**Required action**
Look through the records below for the line holding "4*sin(5*t)/3 + 6*sinh(5*t)". Write it out exactly, with each following line through the line holding "y'' - 4y' - 9y".

Records from a dataset
____________
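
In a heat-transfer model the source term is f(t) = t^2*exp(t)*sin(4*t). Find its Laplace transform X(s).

X(s) = 8*(3*s^2 - 6*s - 13)/(s^2 - 2*s + 17)^3

L{sin(4t)} = 4/(s^2 + 16).
Multiplying by e^(t) shifts s → s - 1, so L{exp(t)*sin(4*t)} = 4/((s - 1)^2 + 16).
Then apply L{t^2·g(t)} = (-1)^2 d^2/ds^2[G(s)] with G(s) = 4/((s - 1)^2 + 16):
differentiating 2 times and applying the sign gives 8*(3*s^2 - 6*s - 13)/(s^2 - 2*s + 17)^3.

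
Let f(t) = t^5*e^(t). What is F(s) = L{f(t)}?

L{t^5} = 5!/s^6 = 120/s^6.
By the first shifting theorem, multiplying by e^(t) replaces s with s - 1.

F(s) = 120/(s - 1)^6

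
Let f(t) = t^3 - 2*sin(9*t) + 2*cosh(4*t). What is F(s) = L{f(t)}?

By linearity of the Laplace transform, transform each term separately.
(-2)·[L{sin(9t)} = 9/(s^2 + 81)]; L{t^3} = 3!/s^4 = 6/s^4; (2)·[L{cosh(4t)} = s/(s^2 - 16)].

F(s) = 2*s/(s^2 - 16) - 18/(s^2 + 81) + 6/s^4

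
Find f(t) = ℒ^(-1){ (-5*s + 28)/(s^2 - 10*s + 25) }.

Factor the denominator: s^2 - 10*s + 25 = (s - 5)^2.
Partial fraction decomposition gives [-5/(s - 5)] + [3/(s - 5)^2].
Invert each term: -5/(s - 5) ↔ -5e^(5t); 3/(s - 5)^2 ↔ 3t·e^(5t).

f(t) = 3*t*exp(5*t) - 5*exp(5*t)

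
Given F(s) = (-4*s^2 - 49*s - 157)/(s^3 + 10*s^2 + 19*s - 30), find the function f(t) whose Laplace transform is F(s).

f(t) = -5*exp(t) + 2*exp(-5*t) - exp(-6*t)

Factor the denominator: s^3 + 10*s^2 + 19*s - 30 = (s - 1)*(s + 5)*(s + 6).
Partial fraction decomposition gives [-1/(s + 6)] + [2/(s + 5)] + [-5/(s - 1)].
Invert each term: -1/(s + 6) ↔ -e^(-6t); 2/(s + 5) ↔ 2e^(-5t); -5/(s - 1) ↔ -5e^(t).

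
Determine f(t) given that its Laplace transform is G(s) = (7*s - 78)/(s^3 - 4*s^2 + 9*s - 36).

Factor the denominator: s^3 - 4*s^2 + 9*s - 36 = (s - 4)*(s^2 + 9).
Partial fraction decomposition gives [-2/(s - 4)] + [2*s/(s^2 + 9)] + [15/(s^2 + 9)].
Invert each term: -2/(s - 4) ↔ -2e^(4t); 2·s/(s^2 + 9) ↔ 2cos(3t); 5·3/(s^2 + 9) ↔ 5sin(3t).

f(t) = -2*exp(4*t) + 5*sin(3*t) + 2*cos(3*t)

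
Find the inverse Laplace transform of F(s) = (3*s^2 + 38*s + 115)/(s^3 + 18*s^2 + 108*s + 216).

-5*t^2*exp(-6*t)/2 + 2*t*exp(-6*t) + 3*exp(-6*t)

Factor the denominator: s^3 + 18*s^2 + 108*s + 216 = (s + 6)^3.
Partial fraction decomposition gives [3/(s + 6)] + [2/(s + 6)^2] + [-5/(s + 6)^3].
Invert each term: 3/(s + 6) ↔ 3e^(-6t); 2/(s + 6)^2 ↔ 2t·e^(-6t); -5/(s + 6)^3 ↔ (-5/2)t^2·e^(-6t).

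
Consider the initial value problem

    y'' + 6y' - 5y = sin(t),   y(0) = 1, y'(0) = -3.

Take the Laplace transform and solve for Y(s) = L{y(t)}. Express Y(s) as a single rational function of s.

Transform both sides with L{·}.
With L{y''} = s^2 Y - s·y(0) - y'(0) and L{y'} = sY - y(0), with y(0) = 1, y'(0) = -3: the LHS transforms to (s^2 + 6*s - 5)Y - (s + 3).
The right side is L{sin(t)} = 1/(s^2 + 1).
So (s^2 + 6*s - 5)Y = 1/(s^2 + 1) + (s + 3).
Solve for Y(s) and write it as one ratio of polynomials.

Y(s) = (s^3 + 3*s^2 + s + 4)/(s^4 + 6*s^3 - 4*s^2 + 6*s - 5)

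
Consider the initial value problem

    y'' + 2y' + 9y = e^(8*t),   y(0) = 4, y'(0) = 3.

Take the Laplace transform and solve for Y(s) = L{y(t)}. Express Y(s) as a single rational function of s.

Take the Laplace transform of both sides.
Using L{y''} = s^2 Y - s·y(0) - y'(0) and L{y'} = sY - y(0), with y(0) = 4, y'(0) = 3, the left side becomes (s^2 + 2*s + 9)Y - (4*s + 11).
The right side is L{e^(8*t)} = 1/(s - 8).
So (s^2 + 2*s + 9)Y = 1/(s - 8) + (4*s + 11).
Solve for Y(s) and write it as one ratio of polynomials.

Y(s) = (4*s^2 - 21*s - 87)/(s^3 - 6*s^2 - 7*s - 72)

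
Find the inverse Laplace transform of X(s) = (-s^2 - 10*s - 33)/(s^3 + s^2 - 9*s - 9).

Factor the denominator: s^3 + s^2 - 9*s - 9 = (s - 3)*(s + 1)*(s + 3).
Partial fraction decomposition gives [3/(s + 1)] + [-1/(s + 3)] + [-3/(s - 3)].
Invert each term: 3/(s + 1) ↔ 3e^(-t); -1/(s + 3) ↔ -e^(-3t); -3/(s - 3) ↔ -3e^(3t).

-3*exp(3*t) + 3*exp(-t) - exp(-3*t)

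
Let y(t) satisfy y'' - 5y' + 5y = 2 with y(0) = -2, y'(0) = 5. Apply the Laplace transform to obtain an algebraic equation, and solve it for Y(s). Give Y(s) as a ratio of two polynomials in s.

Y(s) = (-2*s^2 + 15*s + 2)/(s^3 - 5*s^2 + 5*s)

Laplace-transform each side.
Using L{y''} = s^2 Y - s·y(0) - y'(0) and L{y'} = sY - y(0), with y(0) = -2, y'(0) = 5, the left side becomes (s^2 - 5*s + 5)Y - (-2*s + 15).
The right side is L{2} = 2/s.
So (s^2 - 5*s + 5)Y = 2/s + (-2*s + 15).
Isolate Y and clear denominators.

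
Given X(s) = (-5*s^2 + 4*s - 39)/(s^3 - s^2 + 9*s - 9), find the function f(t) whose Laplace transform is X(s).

f(t) = -4*exp(t) + sin(3*t) - cos(3*t)

Factor the denominator: s^3 - s^2 + 9*s - 9 = (s - 1)*(s^2 + 9).
Partial fraction decomposition gives [-4/(s - 1)] + [-s/(s^2 + 9)] + [3/(s^2 + 9)].
Invert each term: -4/(s - 1) ↔ -4e^(t); -1·s/(s^2 + 9) ↔ -cos(3t); 1·3/(s^2 + 9) ↔ sin(3t).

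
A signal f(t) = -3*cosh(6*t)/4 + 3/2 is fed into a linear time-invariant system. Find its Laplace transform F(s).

By linearity of the Laplace transform, transform each term separately.
L{3/2} = (3/2)/s; (-3/4)·[L{cosh(6t)} = s/(s^2 - 36)].

F(s) = -3*s/(4*(s^2 - 36)) + 3/(2*s)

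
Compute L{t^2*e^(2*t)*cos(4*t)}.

L{cos(4t)} = s/(s^2 + 16).
Multiplying by e^(2t) shifts s → s - 2, so L{e^(2*t)*cos(4*t)} = (s - 2)/((s - 2)^2 + 16).
Then apply L{t^2·g(t)} = (-1)^2 d^2/ds^2[H(s)] with H(s) = (s - 2)/((s - 2)^2 + 16):
differentiating 2 times and applying the sign gives 2*(s - 2)*(s^2 - 4*s - 44)/(s^2 - 4*s + 20)^3.

2*(s - 2)*(s^2 - 4*s - 44)/(s^2 - 4*s + 20)^3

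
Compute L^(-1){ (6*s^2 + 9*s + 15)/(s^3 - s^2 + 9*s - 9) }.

Factor the denominator: s^3 - s^2 + 9*s - 9 = (s - 1)*(s^2 + 9).
Partial fraction decomposition gives [3/(s - 1)] + [3*s/(s^2 + 9)] + [12/(s^2 + 9)].
Invert each term: 3/(s - 1) ↔ 3e^(t); 3·s/(s^2 + 9) ↔ 3cos(3t); 4·3/(s^2 + 9) ↔ 4sin(3t).

3*exp(t) + 4*sin(3*t) + 3*cos(3*t)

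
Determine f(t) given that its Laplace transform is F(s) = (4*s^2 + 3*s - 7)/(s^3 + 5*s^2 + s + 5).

Factor the denominator: s^3 + 5*s^2 + s + 5 = (s + 5)*(s^2 + 1).
Partial fraction decomposition gives [3/(s + 5)] + [s/(s^2 + 1)] + [-2/(s^2 + 1)].
Invert each term: 3/(s + 5) ↔ 3e^(-5t); 1·s/(s^2 + 1) ↔ cos(t); -2·1/(s^2 + 1) ↔ -2sin(t).

f(t) = -2*sin(t) + cos(t) + 3*exp(-5*t)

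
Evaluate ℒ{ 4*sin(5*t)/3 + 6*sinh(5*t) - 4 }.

The transform is linear, so treat each term independently.
(6)·[L{sinh(5t)} = 5/(s^2 - 25)]; L{-4} = -4/s; (4/3)·[L{sin(5t)} = 5/(s^2 + 25)].

20/(3*(s^2 + 25)) + 30/(s^2 - 25) - 4/s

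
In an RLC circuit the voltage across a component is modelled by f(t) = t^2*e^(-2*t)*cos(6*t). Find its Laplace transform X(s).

X(s) = 2*(s + 2)*(s^2 + 4*s - 104)/(s^2 + 4*s + 40)^3

L{cos(6t)} = s/(s^2 + 36).
Multiplying by e^(-2t) shifts s → s + 2, so L{e^(-2*t)*cos(6*t)} = (s + 2)/((s + 2)^2 + 36).
Then apply L{t^2·g(t)} = (-1)^2 d^2/ds^2[G(s)] with G(s) = (s + 2)/((s + 2)^2 + 36):
differentiating 2 times and applying the sign gives 2*(s + 2)*(s^2 + 4*s - 104)/(s^2 + 4*s + 40)^3.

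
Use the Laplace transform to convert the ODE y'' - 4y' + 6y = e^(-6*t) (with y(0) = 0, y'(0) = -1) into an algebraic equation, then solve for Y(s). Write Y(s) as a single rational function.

Laplace-transform each side.
The derivative rules (L{y''} = s^2 Y - s·y(0) - y'(0) and L{y'} = sY - y(0), with y(0) = 0, y'(0) = -1) turn the left side into (s^2 - 4*s + 6)Y - (-1).
The right side is L{e^(-6*t)} = 1/(s + 6).
So (s^2 - 4*s + 6)Y = 1/(s + 6) + (-1).
Solve for Y(s) and write it as one ratio of polynomials.

Y(s) = (-s - 5)/(s^3 + 2*s^2 - 18*s + 36)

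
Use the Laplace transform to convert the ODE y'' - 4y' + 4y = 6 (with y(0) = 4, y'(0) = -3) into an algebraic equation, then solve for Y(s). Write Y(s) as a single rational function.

Y(s) = (4*s^2 - 19*s + 6)/(s^3 - 4*s^2 + 4*s)

Transform both sides with L{·}.
Using L{y''} = s^2 Y - s·y(0) - y'(0) and L{y'} = sY - y(0), with y(0) = 4, y'(0) = -3, the left side becomes (s^2 - 4*s + 4)Y - (4*s - 19).
The right side is L{6} = 6/s.
So (s^2 - 4*s + 4)Y = 6/s + (4*s - 19).
Isolate Y and clear denominators.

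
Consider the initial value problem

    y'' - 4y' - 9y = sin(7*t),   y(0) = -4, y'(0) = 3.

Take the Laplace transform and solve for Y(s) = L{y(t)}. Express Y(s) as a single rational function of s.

Apply the Laplace transform to the equation.
With L{y''} = s^2 Y - s·y(0) - y'(0) and L{y'} = sY - y(0), with y(0) = -4, y'(0) = 3: the LHS transforms to (s^2 - 4*s - 9)Y - (-4*s + 19).
The right side is L{sin(7*t)} = 7/(s^2 + 49).
So (s^2 - 4*s - 9)Y = 7/(s^2 + 49) + (-4*s + 19).
Isolate Y and clear denominators.

Y(s) = (-4*s^3 + 19*s^2 - 196*s + 938)/(s^4 - 4*s^3 + 40*s^2 - 196*s - 441)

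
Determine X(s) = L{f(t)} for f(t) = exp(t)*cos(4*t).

L{cos(4t)} = s/(s^2 + 16).
By the first shifting theorem, multiplying by e^(t) replaces s with s - 1.

X(s) = (s - 1)/((s - 1)^2 + 16)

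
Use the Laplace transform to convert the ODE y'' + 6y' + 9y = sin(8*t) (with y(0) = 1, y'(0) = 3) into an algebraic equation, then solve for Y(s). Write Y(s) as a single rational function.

Transform both sides with L{·}.
Using L{y''} = s^2 Y - s·y(0) - y'(0) and L{y'} = sY - y(0), with y(0) = 1, y'(0) = 3, the left side becomes (s^2 + 6*s + 9)Y - (s + 9).
The right side is L{sin(8*t)} = 8/(s^2 + 64).
So (s^2 + 6*s + 9)Y = 8/(s^2 + 64) + (s + 9).
Divide through and combine into a single rational function.

Y(s) = (s^3 + 9*s^2 + 64*s + 584)/(s^4 + 6*s^3 + 73*s^2 + 384*s + 576)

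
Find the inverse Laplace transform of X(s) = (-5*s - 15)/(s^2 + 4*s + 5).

-5*exp(-2*t)*sin(t) - 5*exp(-2*t)*cos(t)

Complete the square in the denominator: s^2 + 4*s + 5 = (s + 2)^2 + 1^2.
Split the numerator to match: -5*s - 15 = -5·(s + 2) - 5·1.
Invert each term: -5·(s + 2)/((s + 2)^2 + 1) ↔ -5e^(-2t)cos(t); -5·1/((s + 2)^2 + 1) ↔ -5e^(-2t)sin(t).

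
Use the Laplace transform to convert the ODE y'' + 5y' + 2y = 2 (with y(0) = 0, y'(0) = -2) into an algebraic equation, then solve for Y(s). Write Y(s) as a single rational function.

Y(s) = (-2*s + 2)/(s^3 + 5*s^2 + 2*s)

Take the Laplace transform of both sides.
Using L{y''} = s^2 Y - s·y(0) - y'(0) and L{y'} = sY - y(0), with y(0) = 0, y'(0) = -2, the left side becomes (s^2 + 5*s + 2)Y - (-2).
The right side is L{2} = 2/s.
So (s^2 + 5*s + 2)Y = 2/s + (-2).
Isolate Y and clear denominators.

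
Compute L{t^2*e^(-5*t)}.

L{e^(-5t)} = 1/(s + 5).
Then apply L{t^2·g(t)} = (-1)^2 d^2/ds^2[G(s)] with G(s) = 1/(s + 5):
differentiating 2 times and applying the sign gives 2/(s + 5)^3.

2/(s + 5)^3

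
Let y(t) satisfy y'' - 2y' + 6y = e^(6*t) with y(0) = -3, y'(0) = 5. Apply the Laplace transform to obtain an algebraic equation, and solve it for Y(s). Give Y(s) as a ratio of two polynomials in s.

Laplace-transform each side.
With L{y''} = s^2 Y - s·y(0) - y'(0) and L{y'} = sY - y(0), with y(0) = -3, y'(0) = 5: the LHS transforms to (s^2 - 2*s + 6)Y - (-3*s + 11).
The right side is L{e^(6*t)} = 1/(s - 6).
So (s^2 - 2*s + 6)Y = 1/(s - 6) + (-3*s + 11).
Isolate Y and clear denominators.

Y(s) = (-3*s^2 + 29*s - 65)/(s^3 - 8*s^2 + 18*s - 36)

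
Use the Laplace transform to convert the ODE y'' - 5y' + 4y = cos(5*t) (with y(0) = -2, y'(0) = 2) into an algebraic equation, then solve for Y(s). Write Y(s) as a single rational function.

Y(s) = (-2*s^3 + 12*s^2 - 49*s + 300)/(s^4 - 5*s^3 + 29*s^2 - 125*s + 100)

Transform both sides with L{·}.
The derivative rules (L{y''} = s^2 Y - s·y(0) - y'(0) and L{y'} = sY - y(0), with y(0) = -2, y'(0) = 2) turn the left side into (s^2 - 5*s + 4)Y - (-2*s + 12).
The right side is L{cos(5*t)} = s/(s^2 + 25).
So (s^2 - 5*s + 4)Y = s/(s^2 + 25) + (-2*s + 12).
Isolate Y and clear denominators.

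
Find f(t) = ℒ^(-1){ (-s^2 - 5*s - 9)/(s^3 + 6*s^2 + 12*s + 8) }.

f(t) = -3*t^2*exp(-2*t)/2 - t*exp(-2*t) - exp(-2*t)

Factor the denominator: s^3 + 6*s^2 + 12*s + 8 = (s + 2)^3.
Partial fraction decomposition gives [-1/(s + 2)] + [-1/(s + 2)^2] + [-3/(s + 2)^3].
Invert each term: -1/(s + 2) ↔ -e^(-2t); -1/(s + 2)^2 ↔ -t·e^(-2t); -3/(s + 2)^3 ↔ (-3/2)t^2·e^(-2t).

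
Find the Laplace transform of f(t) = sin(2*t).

L{sin(2t)} = 2/(s^2 + 4).

2/(s^2 + 4)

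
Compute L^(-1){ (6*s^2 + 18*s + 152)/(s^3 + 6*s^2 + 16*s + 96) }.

3*sin(4*t) + cos(4*t) + 5*exp(-6*t)

Factor the denominator: s^3 + 6*s^2 + 16*s + 96 = (s + 6)*(s^2 + 16).
Partial fraction decomposition gives [5/(s + 6)] + [s/(s^2 + 16)] + [12/(s^2 + 16)].
Invert each term: 5/(s + 6) ↔ 5e^(-6t); 1·s/(s^2 + 16) ↔ cos(4t); 3·4/(s^2 + 16) ↔ 3sin(4t).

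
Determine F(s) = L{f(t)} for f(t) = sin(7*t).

F(s) = 7/(s^2 + 49)

L{sin(7t)} = 7/(s^2 + 49).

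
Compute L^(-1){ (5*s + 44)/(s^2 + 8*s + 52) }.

4*exp(-4*t)*sin(6*t) + 5*exp(-4*t)*cos(6*t)

Complete the square in the denominator: s^2 + 8*s + 52 = (s + 4)^2 + 6^2.
Split the numerator to match: 5*s + 44 = 5·(s + 4) + 4·6.
Invert each term: 5·(s + 4)/((s + 4)^2 + 36) ↔ 5e^(-4t)cos(6t); 4·6/((s + 4)^2 + 36) ↔ 4e^(-4t)sin(6t).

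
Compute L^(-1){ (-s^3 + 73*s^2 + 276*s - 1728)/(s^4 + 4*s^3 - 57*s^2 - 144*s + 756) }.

Factor the denominator: s^4 + 4*s^3 - 57*s^2 - 144*s + 756 = (s - 6)*(s - 3)*(s + 6)*(s + 7).
Partial fraction decomposition gives [5/(s - 6)] + [-5/(s + 6)] + [1/(s - 3)] + [-2/(s + 7)].
Invert each term: 5/(s - 6) ↔ 5e^(6t); -5/(s + 6) ↔ -5e^(-6t); 1/(s - 3) ↔ e^(3t); -2/(s + 7) ↔ -2e^(-7t).

5*exp(6*t) + exp(3*t) - 5*exp(-6*t) - 2*exp(-7*t)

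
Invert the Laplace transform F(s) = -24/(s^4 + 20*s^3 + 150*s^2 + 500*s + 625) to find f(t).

f(t) = -4*t^3*exp(-5*t)

Rewrite the denominator: s^4 + 20*s^3 + 150*s^2 + 500*s + 625 = (s + 5)^4.
The form in (s + 5) signals a first-shifting-theorem factor e^(-5t).
Since L{t^3} = 3!/s^4 = 6/s^4, the inverse is t^3*exp(-5*t), scaled by -4.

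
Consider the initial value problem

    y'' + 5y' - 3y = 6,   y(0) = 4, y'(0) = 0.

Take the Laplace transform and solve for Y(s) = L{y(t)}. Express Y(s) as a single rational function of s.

Y(s) = (4*s^2 + 20*s + 6)/(s^3 + 5*s^2 - 3*s)

Transform both sides with L{·}.
Using L{y''} = s^2 Y - s·y(0) - y'(0) and L{y'} = sY - y(0), with y(0) = 4, y'(0) = 0, the left side becomes (s^2 + 5*s - 3)Y - (4*s + 20).
The right side is L{6} = 6/s.
So (s^2 + 5*s - 3)Y = 6/s + (4*s + 20).
Isolate Y and clear denominators.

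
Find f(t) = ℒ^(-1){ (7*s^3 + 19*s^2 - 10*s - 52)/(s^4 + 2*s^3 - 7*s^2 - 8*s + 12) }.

Factor the denominator: s^4 + 2*s^3 - 7*s^2 - 8*s + 12 = (s - 2)*(s - 1)*(s + 2)*(s + 3).
Partial fraction decomposition gives [2/(s + 3)] + [3/(s - 1)] + [3/(s - 2)] + [-1/(s + 2)].
Invert each term: 2/(s + 3) ↔ 2e^(-3t); 3/(s - 1) ↔ 3e^(t); 3/(s - 2) ↔ 3e^(2t); -1/(s + 2) ↔ -e^(-2t).

f(t) = 3*exp(2*t) + 3*exp(t) - exp(-2*t) + 2*exp(-3*t)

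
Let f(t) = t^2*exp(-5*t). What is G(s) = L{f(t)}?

L{e^(-5t)} = 1/(s + 5).
Then apply L{t^2·g(t)} = (-1)^2 d^2/ds^2[H(s)] with H(s) = 1/(s + 5):
differentiating 2 times and applying the sign gives 2/(s + 5)^3.

G(s) = 2/(s + 5)^3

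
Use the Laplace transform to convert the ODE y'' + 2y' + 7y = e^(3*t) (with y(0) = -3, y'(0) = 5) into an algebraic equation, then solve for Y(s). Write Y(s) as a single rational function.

Transform both sides with L{·}.
The derivative rules (L{y''} = s^2 Y - s·y(0) - y'(0) and L{y'} = sY - y(0), with y(0) = -3, y'(0) = 5) turn the left side into (s^2 + 2*s + 7)Y - (-3*s - 1).
The right side is L{e^(3*t)} = 1/(s - 3).
So (s^2 + 2*s + 7)Y = 1/(s - 3) + (-3*s - 1).
Solve for Y(s) and write it as one ratio of polynomials.

Y(s) = (-3*s^2 + 8*s + 4)/(s^3 - s^2 + s - 21)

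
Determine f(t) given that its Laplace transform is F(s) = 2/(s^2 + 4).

f(t) = sin(2*t)

Since L{sin(2t)} = 2/(s^2 + 4), the inverse is sin(2*t).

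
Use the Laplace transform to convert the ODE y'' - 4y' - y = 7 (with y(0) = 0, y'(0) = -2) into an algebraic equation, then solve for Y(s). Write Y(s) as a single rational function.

Laplace-transform each side.
The derivative rules (L{y''} = s^2 Y - s·y(0) - y'(0) and L{y'} = sY - y(0), with y(0) = 0, y'(0) = -2) turn the left side into (s^2 - 4*s - 1)Y - (-2).
The right side is L{7} = 7/s.
So (s^2 - 4*s - 1)Y = 7/s + (-2).
Isolate Y and clear denominators.

Y(s) = (-2*s + 7)/(s^3 - 4*s^2 - s)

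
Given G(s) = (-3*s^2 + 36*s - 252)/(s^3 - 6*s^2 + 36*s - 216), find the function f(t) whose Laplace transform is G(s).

Factor the denominator: s^3 - 6*s^2 + 36*s - 216 = (s - 6)*(s^2 + 36).
Partial fraction decomposition gives [-2/(s - 6)] + [-s/(s^2 + 36)] + [30/(s^2 + 36)].
Invert each term: -2/(s - 6) ↔ -2e^(6t); -1·s/(s^2 + 36) ↔ -cos(6t); 5·6/(s^2 + 36) ↔ 5sin(6t).

f(t) = -2*exp(6*t) + 5*sin(6*t) - cos(6*t)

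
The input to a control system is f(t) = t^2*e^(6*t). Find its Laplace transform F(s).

F(s) = 2/(s - 6)^3

L{e^(6t)} = 1/(s - 6).
Then apply L{t^2·g(t)} = (-1)^2 d^2/ds^2[G(s)] with G(s) = 1/(s - 6):
differentiating 2 times and applying the sign gives 2/(s - 6)^3.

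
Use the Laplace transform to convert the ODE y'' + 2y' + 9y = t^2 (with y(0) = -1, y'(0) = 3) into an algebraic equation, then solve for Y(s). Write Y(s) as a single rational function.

Apply the Laplace transform to the equation.
Using L{y''} = s^2 Y - s·y(0) - y'(0) and L{y'} = sY - y(0), with y(0) = -1, y'(0) = 3, the left side becomes (s^2 + 2*s + 9)Y - (-s + 1).
The right side is L{t^2} = 2/s^3.
So (s^2 + 2*s + 9)Y = 2/s^3 + (-s + 1).
Solve for Y(s) and write it as one ratio of polynomials.

Y(s) = (-s^4 + s^3 + 2)/(s^5 + 2*s^4 + 9*s^3)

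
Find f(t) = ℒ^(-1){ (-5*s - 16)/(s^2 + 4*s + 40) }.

Complete the square in the denominator: s^2 + 4*s + 40 = (s + 2)^2 + 6^2.
Split the numerator to match: -5*s - 16 = -5·(s + 2) - 1·6.
Invert each term: -5·(s + 2)/((s + 2)^2 + 36) ↔ -5e^(-2t)cos(6t); -1·6/((s + 2)^2 + 36) ↔ -e^(-2t)sin(6t).

f(t) = -exp(-2*t)*sin(6*t) - 5*exp(-2*t)*cos(6*t)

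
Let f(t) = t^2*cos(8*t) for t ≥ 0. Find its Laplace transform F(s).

F(s) = 2*s*(s^2 - 192)/(s^2 + 64)^3

L{cos(8t)} = s/(s^2 + 64).
Then apply L{t^2·g(t)} = (-1)^2 d^2/ds^2[G(s)] with G(s) = s/(s^2 + 64):
differentiating 2 times and applying the sign gives 2*s*(s^2 - 192)/(s^2 + 64)^3.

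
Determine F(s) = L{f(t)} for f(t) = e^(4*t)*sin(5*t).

F(s) = 5/((s - 4)^2 + 25)

L{sin(5t)} = 5/(s^2 + 25).
By the first shifting theorem, multiplying by e^(4t) replaces s with s - 4.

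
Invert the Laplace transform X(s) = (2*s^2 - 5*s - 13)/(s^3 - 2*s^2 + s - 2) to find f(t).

Factor the denominator: s^3 - 2*s^2 + s - 2 = (s - 2)*(s^2 + 1).
Partial fraction decomposition gives [-3/(s - 2)] + [5*s/(s^2 + 1)] + [5/(s^2 + 1)].
Invert each term: -3/(s - 2) ↔ -3e^(2t); 5·s/(s^2 + 1) ↔ 5cos(t); 5·1/(s^2 + 1) ↔ 5sin(t).

f(t) = -3*exp(2*t) + 5*sin(t) + 5*cos(t)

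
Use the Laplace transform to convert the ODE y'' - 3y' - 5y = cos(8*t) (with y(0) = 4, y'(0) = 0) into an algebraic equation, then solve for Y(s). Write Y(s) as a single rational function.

Take the Laplace transform of both sides.
With L{y''} = s^2 Y - s·y(0) - y'(0) and L{y'} = sY - y(0), with y(0) = 4, y'(0) = 0: the LHS transforms to (s^2 - 3*s - 5)Y - (4*s - 12).
The right side is L{cos(8*t)} = s/(s^2 + 64).
So (s^2 - 3*s - 5)Y = s/(s^2 + 64) + (4*s - 12).
Solve for Y(s) and write it as one ratio of polynomials.

Y(s) = (4*s^3 - 12*s^2 + 257*s - 768)/(s^4 - 3*s^3 + 59*s^2 - 192*s - 320)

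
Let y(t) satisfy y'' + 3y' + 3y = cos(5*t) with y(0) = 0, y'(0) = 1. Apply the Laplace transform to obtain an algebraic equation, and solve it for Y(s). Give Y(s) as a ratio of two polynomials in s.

Laplace-transform each side.
Using L{y''} = s^2 Y - s·y(0) - y'(0) and L{y'} = sY - y(0), with y(0) = 0, y'(0) = 1, the left side becomes (s^2 + 3*s + 3)Y - (1).
The right side is L{cos(5*t)} = s/(s^2 + 25).
So (s^2 + 3*s + 3)Y = s/(s^2 + 25) + (1).
Divide through and combine into a single rational function.

Y(s) = (s^2 + s + 25)/(s^4 + 3*s^3 + 28*s^2 + 75*s + 75)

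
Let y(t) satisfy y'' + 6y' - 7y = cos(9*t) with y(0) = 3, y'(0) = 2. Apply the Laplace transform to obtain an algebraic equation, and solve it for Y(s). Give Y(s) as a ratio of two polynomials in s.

Y(s) = (3*s^3 + 20*s^2 + 244*s + 1620)/(s^4 + 6*s^3 + 74*s^2 + 486*s - 567)

Apply the Laplace transform to the equation.
With L{y''} = s^2 Y - s·y(0) - y'(0) and L{y'} = sY - y(0), with y(0) = 3, y'(0) = 2: the LHS transforms to (s^2 + 6*s - 7)Y - (3*s + 20).
The right side is L{cos(9*t)} = s/(s^2 + 81).
So (s^2 + 6*s - 7)Y = s/(s^2 + 81) + (3*s + 20).
Divide through and combine into a single rational function.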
____________
**Result below**
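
Evaluate ℒ{ 4*sin(5*t)/3 + 6*sinh(5*t) - 4 }.

The transform is linear, so treat each term independently.
(6)·[L{sinh(5t)} = 5/(s^2 - 25)]; L{-4} = -4/s; (4/3)·[L{sin(5t)} = 5/(s^2 + 25)].

20/(3*(s^2 + 25)) + 30/(s^2 - 25) - 4/s

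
In an RLC circuit the voltage across a component is modelled by f(t) = t^2*e^(-2*t)*cos(6*t). Find its Laplace transform X(s).

X(s) = 2*(s + 2)*(s^2 + 4*s - 104)/(s^2 + 4*s + 40)^3

L{cos(6t)} = s/(s^2 + 36).
Multiplying by e^(-2t) shifts s → s + 2, so L{e^(-2*t)*cos(6*t)} = (s + 2)/((s + 2)^2 + 36).
Then apply L{t^2·g(t)} = (-1)^2 d^2/ds^2[G(s)] with G(s) = (s + 2)/((s + 2)^2 + 36):
differentiating 2 times and applying the sign gives 2*(s + 2)*(s^2 + 4*s - 104)/(s^2 + 4*s + 40)^3.

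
Use the Laplace transform to convert the ODE y'' - 4y' + 6y = e^(-6*t) (with y(0) = 0, y'(0) = -1) into an algebraic equation, then solve for Y(s). Write Y(s) as a single rational function.

Laplace-transform each side.
The derivative rules (L{y''} = s^2 Y - s·y(0) - y'(0) and L{y'} = sY - y(0), with y(0) = 0, y'(0) = -1) turn the left side into (s^2 - 4*s + 6)Y - (-1).
The right side is L{e^(-6*t)} = 1/(s + 6).
So (s^2 - 4*s + 6)Y = 1/(s + 6) + (-1).
Solve for Y(s) and write it as one ratio of polynomials.

Y(s) = (-s - 5)/(s^3 + 2*s^2 - 18*s + 36)

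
Use the Laplace transform to convert the ODE y'' - 4y' + 4y = 6 (with y(0) = 4, y'(0) = -3) into an algebraic equation, then solve for Y(s). Write Y(s) as a single rational function.

Y(s) = (4*s^2 - 19*s + 6)/(s^3 - 4*s^2 + 4*s)

Transform both sides with L{·}.
Using L{y''} = s^2 Y - s·y(0) - y'(0) and L{y'} = sY - y(0), with y(0) = 4, y'(0) = -3, the left side becomes (s^2 - 4*s + 4)Y - (4*s - 19).
The right side is L{6} = 6/s.
So (s^2 - 4*s + 4)Y = 6/s + (4*s - 19).
Isolate Y and clear denominators.

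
Consider the initial value problem

    y'' - 4y' - 9y = sin(7*t),   y(0) = -4, y'(0) = 3.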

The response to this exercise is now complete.